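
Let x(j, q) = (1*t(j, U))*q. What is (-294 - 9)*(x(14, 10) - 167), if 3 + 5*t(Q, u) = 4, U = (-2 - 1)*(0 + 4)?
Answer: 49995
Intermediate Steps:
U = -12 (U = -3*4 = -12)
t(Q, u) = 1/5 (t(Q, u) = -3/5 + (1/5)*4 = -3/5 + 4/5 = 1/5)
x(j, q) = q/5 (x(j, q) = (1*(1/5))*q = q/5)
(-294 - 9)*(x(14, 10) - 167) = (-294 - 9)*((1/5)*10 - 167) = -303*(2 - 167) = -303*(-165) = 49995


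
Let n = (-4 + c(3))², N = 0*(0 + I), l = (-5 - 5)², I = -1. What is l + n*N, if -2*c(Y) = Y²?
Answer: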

---

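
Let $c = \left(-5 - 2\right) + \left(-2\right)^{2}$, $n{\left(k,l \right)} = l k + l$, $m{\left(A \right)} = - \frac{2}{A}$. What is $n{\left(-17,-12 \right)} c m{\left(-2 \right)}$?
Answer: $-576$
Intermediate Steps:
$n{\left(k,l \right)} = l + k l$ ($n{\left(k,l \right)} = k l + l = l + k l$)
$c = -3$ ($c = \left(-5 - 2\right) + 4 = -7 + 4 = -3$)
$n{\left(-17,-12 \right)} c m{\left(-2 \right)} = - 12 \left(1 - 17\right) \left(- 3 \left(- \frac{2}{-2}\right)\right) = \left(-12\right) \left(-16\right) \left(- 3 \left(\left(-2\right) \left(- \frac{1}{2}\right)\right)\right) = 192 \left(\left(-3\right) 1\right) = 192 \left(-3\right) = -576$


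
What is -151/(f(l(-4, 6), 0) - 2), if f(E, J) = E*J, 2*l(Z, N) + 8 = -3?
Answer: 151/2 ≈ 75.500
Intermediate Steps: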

- [Work instruction]:
Could you return exactly the stretch of the data above that starts at the line with "Let $c = \left(-5" and ends at the line with "Answer: $-576$", both lines included?

- [Output of the exercise]:
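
Let $c = \left(-5 - 2\right) + \left(-2\right)^{2}$, $n{\left(k,l \right)} = l k + l$, $m{\left(A \right)} = - \frac{2}{A}$. What is $n{\left(-17,-12 \right)} c m{\left(-2 \right)}$?
Answer: $-576$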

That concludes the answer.